Task directions
Your output should be the line that contains "Now you remove edge (5,7)." and all lines after it in the records, retyped exactly through the last one.

Data
• • •

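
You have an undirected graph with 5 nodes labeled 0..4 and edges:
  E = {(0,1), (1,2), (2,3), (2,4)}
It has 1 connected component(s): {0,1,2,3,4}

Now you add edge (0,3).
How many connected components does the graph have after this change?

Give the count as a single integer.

Initial component count: 1
Add (0,3): endpoints already in same component. Count unchanged: 1.
New component count: 1

Answer: 1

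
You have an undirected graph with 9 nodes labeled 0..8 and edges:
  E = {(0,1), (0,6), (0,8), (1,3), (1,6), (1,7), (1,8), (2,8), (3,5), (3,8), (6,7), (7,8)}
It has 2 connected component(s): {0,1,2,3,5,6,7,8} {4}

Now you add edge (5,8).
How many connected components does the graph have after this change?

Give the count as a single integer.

Initial component count: 2
Add (5,8): endpoints already in same component. Count unchanged: 2.
New component count: 2

Answer: 2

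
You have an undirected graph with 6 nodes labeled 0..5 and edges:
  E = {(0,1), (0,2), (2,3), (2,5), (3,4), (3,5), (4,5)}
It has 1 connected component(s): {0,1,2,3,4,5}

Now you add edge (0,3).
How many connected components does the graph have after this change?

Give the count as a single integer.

Initial component count: 1
Add (0,3): endpoints already in same component. Count unchanged: 1.
New component count: 1

Answer: 1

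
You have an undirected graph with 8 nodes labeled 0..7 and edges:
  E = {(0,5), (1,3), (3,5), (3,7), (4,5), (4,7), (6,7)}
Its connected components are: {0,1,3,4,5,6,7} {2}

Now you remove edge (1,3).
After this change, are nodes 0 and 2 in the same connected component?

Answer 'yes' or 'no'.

Answer: no

Derivation:
Initial components: {0,1,3,4,5,6,7} {2}
Removing edge (1,3): it was a bridge — component count 2 -> 3.
New components: {0,3,4,5,6,7} {1} {2}
Are 0 and 2 in the same component? no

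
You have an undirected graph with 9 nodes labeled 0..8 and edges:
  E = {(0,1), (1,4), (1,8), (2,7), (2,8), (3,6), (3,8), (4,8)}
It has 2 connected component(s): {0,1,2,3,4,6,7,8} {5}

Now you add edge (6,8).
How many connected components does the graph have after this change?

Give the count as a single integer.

Initial component count: 2
Add (6,8): endpoints already in same component. Count unchanged: 2.
New component count: 2

Answer: 2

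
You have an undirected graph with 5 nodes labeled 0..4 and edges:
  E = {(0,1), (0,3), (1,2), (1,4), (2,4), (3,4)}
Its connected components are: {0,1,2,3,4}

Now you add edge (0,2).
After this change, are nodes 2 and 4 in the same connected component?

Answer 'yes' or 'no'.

Answer: yes

Derivation:
Initial components: {0,1,2,3,4}
Adding edge (0,2): both already in same component {0,1,2,3,4}. No change.
New components: {0,1,2,3,4}
Are 2 and 4 in the same component? yes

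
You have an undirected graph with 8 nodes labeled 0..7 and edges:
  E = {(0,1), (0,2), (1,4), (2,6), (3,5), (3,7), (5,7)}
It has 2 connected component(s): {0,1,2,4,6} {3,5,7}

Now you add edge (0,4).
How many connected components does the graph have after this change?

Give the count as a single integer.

Initial component count: 2
Add (0,4): endpoints already in same component. Count unchanged: 2.
New component count: 2

Answer: 2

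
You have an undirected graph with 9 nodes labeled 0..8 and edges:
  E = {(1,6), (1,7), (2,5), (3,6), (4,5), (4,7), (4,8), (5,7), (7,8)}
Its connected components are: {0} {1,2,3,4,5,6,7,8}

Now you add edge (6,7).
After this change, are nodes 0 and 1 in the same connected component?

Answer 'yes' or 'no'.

Initial components: {0} {1,2,3,4,5,6,7,8}
Adding edge (6,7): both already in same component {1,2,3,4,5,6,7,8}. No change.
New components: {0} {1,2,3,4,5,6,7,8}
Are 0 and 1 in the same component? no

Answer: no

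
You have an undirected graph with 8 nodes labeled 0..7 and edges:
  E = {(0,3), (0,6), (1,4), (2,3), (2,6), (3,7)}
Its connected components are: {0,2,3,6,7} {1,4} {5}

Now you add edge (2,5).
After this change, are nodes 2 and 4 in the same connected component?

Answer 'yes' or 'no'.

Initial components: {0,2,3,6,7} {1,4} {5}
Adding edge (2,5): merges {0,2,3,6,7} and {5}.
New components: {0,2,3,5,6,7} {1,4}
Are 2 and 4 in the same component? no

Answer: no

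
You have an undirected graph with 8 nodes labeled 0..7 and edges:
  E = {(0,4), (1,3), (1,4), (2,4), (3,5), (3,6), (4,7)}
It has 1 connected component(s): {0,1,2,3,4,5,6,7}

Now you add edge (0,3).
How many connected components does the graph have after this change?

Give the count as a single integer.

Answer: 1

Derivation:
Initial component count: 1
Add (0,3): endpoints already in same component. Count unchanged: 1.
New component count: 1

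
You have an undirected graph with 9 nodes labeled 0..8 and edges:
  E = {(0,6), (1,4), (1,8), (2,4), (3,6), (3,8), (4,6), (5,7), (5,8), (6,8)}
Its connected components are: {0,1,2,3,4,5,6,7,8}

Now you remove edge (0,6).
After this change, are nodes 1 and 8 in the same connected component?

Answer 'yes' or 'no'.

Answer: yes

Derivation:
Initial components: {0,1,2,3,4,5,6,7,8}
Removing edge (0,6): it was a bridge — component count 1 -> 2.
New components: {0} {1,2,3,4,5,6,7,8}
Are 1 and 8 in the same component? yes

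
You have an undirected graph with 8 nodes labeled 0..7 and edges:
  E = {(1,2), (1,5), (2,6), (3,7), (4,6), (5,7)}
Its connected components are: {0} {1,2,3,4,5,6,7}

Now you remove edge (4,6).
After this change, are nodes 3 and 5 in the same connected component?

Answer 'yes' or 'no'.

Initial components: {0} {1,2,3,4,5,6,7}
Removing edge (4,6): it was a bridge — component count 2 -> 3.
New components: {0} {1,2,3,5,6,7} {4}
Are 3 and 5 in the same component? yes

Answer: yes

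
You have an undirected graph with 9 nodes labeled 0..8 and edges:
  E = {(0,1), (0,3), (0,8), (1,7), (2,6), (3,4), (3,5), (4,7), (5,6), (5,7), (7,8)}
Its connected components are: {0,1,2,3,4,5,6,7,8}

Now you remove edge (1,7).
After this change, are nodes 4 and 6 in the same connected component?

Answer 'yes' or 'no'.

Answer: yes

Derivation:
Initial components: {0,1,2,3,4,5,6,7,8}
Removing edge (1,7): not a bridge — component count unchanged at 1.
New components: {0,1,2,3,4,5,6,7,8}
Are 4 and 6 in the same component? yes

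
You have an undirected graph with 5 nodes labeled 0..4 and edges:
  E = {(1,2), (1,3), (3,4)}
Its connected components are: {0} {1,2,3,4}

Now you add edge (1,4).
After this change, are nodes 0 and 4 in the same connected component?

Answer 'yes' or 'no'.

Initial components: {0} {1,2,3,4}
Adding edge (1,4): both already in same component {1,2,3,4}. No change.
New components: {0} {1,2,3,4}
Are 0 and 4 in the same component? no

Answer: no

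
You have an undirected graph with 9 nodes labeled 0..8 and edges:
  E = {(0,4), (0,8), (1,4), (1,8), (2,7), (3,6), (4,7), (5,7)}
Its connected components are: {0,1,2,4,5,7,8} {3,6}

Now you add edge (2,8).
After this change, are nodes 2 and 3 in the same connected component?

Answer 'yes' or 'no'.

Initial components: {0,1,2,4,5,7,8} {3,6}
Adding edge (2,8): both already in same component {0,1,2,4,5,7,8}. No change.
New components: {0,1,2,4,5,7,8} {3,6}
Are 2 and 3 in the same component? no

Answer: no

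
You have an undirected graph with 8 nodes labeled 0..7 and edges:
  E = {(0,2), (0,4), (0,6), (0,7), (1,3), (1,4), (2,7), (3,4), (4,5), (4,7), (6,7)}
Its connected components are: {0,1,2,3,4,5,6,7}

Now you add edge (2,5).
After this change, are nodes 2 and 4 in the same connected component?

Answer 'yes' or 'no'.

Initial components: {0,1,2,3,4,5,6,7}
Adding edge (2,5): both already in same component {0,1,2,3,4,5,6,7}. No change.
New components: {0,1,2,3,4,5,6,7}
Are 2 and 4 in the same component? yes

Answer: yes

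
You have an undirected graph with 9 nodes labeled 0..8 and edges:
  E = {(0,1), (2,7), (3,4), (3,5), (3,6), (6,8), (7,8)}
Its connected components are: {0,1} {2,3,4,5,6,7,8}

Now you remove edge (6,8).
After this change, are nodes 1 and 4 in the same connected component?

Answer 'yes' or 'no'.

Answer: no

Derivation:
Initial components: {0,1} {2,3,4,5,6,7,8}
Removing edge (6,8): it was a bridge — component count 2 -> 3.
New components: {0,1} {2,7,8} {3,4,5,6}
Are 1 and 4 in the same component? no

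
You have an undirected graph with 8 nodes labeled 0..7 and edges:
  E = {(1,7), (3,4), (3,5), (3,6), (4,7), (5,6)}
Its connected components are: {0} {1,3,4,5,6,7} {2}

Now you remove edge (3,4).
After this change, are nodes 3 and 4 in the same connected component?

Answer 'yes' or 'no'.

Answer: no

Derivation:
Initial components: {0} {1,3,4,5,6,7} {2}
Removing edge (3,4): it was a bridge — component count 3 -> 4.
New components: {0} {1,4,7} {2} {3,5,6}
Are 3 and 4 in the same component? no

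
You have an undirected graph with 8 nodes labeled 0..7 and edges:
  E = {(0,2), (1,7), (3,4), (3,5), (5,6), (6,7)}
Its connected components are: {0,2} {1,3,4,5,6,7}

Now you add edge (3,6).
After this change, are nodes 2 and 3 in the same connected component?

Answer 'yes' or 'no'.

Initial components: {0,2} {1,3,4,5,6,7}
Adding edge (3,6): both already in same component {1,3,4,5,6,7}. No change.
New components: {0,2} {1,3,4,5,6,7}
Are 2 and 3 in the same component? no

Answer: no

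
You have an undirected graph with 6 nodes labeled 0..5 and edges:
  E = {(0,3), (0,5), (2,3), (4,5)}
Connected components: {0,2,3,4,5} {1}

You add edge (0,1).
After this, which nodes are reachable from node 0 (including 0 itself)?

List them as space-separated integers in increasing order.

Answer: 0 1 2 3 4 5

Derivation:
Before: nodes reachable from 0: {0,2,3,4,5}
Adding (0,1): merges 0's component with another. Reachability grows.
After: nodes reachable from 0: {0,1,2,3,4,5}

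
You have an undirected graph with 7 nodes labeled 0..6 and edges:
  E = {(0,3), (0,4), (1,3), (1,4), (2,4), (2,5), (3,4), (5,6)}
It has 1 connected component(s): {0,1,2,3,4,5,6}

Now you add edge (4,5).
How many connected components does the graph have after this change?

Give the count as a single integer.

Answer: 1

Derivation:
Initial component count: 1
Add (4,5): endpoints already in same component. Count unchanged: 1.
New component count: 1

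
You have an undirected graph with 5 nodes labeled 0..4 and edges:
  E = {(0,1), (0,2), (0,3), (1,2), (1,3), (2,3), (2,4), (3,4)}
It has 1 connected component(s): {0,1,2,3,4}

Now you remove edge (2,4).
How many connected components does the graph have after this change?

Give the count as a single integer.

Answer: 1

Derivation:
Initial component count: 1
Remove (2,4): not a bridge. Count unchanged: 1.
  After removal, components: {0,1,2,3,4}
New component count: 1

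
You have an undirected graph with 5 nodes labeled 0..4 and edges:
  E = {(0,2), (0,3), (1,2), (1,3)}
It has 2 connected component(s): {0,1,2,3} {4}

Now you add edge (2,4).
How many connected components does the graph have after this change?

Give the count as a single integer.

Initial component count: 2
Add (2,4): merges two components. Count decreases: 2 -> 1.
New component count: 1

Answer: 1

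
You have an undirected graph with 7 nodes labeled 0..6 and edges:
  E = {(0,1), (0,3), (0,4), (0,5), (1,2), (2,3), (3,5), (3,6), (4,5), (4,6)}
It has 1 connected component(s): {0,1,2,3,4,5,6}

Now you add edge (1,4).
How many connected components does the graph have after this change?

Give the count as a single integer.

Initial component count: 1
Add (1,4): endpoints already in same component. Count unchanged: 1.
New component count: 1

Answer: 1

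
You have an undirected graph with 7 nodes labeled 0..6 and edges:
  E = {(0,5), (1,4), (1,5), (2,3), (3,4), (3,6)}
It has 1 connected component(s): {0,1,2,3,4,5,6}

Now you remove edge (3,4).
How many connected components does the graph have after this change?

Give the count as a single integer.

Initial component count: 1
Remove (3,4): it was a bridge. Count increases: 1 -> 2.
  After removal, components: {0,1,4,5} {2,3,6}
New component count: 2

Answer: 2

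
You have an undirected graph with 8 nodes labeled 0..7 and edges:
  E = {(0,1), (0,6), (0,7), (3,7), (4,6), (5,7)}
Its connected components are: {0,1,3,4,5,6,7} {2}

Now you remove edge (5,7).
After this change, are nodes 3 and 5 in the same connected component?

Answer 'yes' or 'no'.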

• • •

Solution to the problem
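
Now you remove edge (5,7).
After this change, are nodes 3 and 5 in the same connected component?

Answer 'yes' or 'no'.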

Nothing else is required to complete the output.